== PROBLEM DETAILS ==
Please return only the lines from the one holding "The following term" through the one holding "refl (Vec (Vec Nat 0) 4) (vcons (Vec Nat 0) ((\(p", exactly as they appear in the records below, both ends included.

== MATERIAL SHOWN ==

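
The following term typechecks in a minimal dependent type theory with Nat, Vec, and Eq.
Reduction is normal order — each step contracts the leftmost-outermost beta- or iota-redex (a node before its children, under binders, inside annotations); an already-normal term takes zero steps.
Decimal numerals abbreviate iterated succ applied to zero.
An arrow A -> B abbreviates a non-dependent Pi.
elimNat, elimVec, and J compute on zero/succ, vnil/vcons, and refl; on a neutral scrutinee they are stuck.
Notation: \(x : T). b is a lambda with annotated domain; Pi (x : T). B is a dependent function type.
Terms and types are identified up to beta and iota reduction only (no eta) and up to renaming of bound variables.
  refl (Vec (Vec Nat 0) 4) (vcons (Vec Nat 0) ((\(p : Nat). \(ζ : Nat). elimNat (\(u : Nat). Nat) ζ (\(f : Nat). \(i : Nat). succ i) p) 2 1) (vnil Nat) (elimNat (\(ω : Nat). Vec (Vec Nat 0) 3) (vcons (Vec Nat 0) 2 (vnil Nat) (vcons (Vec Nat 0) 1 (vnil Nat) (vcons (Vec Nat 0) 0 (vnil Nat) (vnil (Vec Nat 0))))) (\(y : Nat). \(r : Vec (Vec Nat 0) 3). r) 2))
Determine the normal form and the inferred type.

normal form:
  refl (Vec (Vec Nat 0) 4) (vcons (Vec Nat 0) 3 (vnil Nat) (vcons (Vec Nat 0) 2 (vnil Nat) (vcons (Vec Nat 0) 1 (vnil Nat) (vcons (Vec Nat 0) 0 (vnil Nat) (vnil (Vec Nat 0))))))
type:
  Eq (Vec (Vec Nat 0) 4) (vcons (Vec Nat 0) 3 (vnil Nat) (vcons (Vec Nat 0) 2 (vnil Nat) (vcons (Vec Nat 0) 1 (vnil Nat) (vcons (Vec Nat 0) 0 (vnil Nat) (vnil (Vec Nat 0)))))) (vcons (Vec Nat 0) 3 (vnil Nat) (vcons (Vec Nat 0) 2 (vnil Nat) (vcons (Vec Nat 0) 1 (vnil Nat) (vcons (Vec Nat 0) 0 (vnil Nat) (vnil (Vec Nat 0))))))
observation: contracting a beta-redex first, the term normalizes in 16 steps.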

--

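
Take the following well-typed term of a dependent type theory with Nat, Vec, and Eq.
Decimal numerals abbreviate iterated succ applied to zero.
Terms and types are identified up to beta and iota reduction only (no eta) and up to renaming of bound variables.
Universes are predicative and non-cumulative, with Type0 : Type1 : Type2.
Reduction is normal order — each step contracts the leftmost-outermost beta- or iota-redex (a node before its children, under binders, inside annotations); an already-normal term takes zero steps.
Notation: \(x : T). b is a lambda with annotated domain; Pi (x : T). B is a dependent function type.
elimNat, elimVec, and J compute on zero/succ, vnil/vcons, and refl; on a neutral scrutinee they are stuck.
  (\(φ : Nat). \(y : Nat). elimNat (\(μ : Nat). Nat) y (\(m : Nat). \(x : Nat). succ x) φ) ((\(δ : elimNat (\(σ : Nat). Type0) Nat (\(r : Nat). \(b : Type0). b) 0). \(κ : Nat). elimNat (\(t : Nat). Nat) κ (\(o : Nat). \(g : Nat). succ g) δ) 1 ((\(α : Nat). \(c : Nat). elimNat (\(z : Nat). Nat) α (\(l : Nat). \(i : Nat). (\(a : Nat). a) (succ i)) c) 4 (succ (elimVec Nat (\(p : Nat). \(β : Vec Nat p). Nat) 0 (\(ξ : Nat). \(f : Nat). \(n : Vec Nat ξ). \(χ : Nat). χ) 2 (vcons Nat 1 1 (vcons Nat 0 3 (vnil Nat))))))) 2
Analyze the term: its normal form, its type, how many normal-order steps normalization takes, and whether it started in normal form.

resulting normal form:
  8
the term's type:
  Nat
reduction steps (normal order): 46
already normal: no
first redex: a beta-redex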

== RESPONSE TO THIS EXERCISE ==
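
The following term typechecks in a minimal dependent type theory with Nat, Vec, and Eq.
Reduction is normal order — each step contracts the leftmost-outermost beta- or iota-redex (a node before its children, under binders, inside annotations); an already-normal term takes zero steps.
Decimal numerals abbreviate iterated succ applied to zero.
An arrow A -> B abbreviates a non-dependent Pi.
elimNat, elimVec, and J compute on zero/succ, vnil/vcons, and refl; on a neutral scrutinee they are stuck.
Notation: \(x : T). b is a lambda with annotated domain; Pi (x : T). B is a dependent function type.
Terms and types are identified up to beta and iota reduction only (no eta) and up to renaming of bound variables.
  refl (Vec (Vec Nat 0) 4) (vcons (Vec Nat 0) ((\(p : Nat). \(ζ : Nat). elimNat (\(u : Nat). Nat) ζ (\(f : Nat). \(i : Nat). succ i) p) 2 1) (vnil Nat) (elimNat (\(ω : Nat). Vec (Vec Nat 0) 3) (vcons (Vec Nat 0) 2 (vnil Nat) (vcons (Vec Nat 0) 1 (vnil Nat) (vcons (Vec Nat 0) 0 (vnil Nat) (vnil (Vec Nat 0))))) (\(y : Nat). \(r : Vec (Vec Nat 0) 3). r) 2))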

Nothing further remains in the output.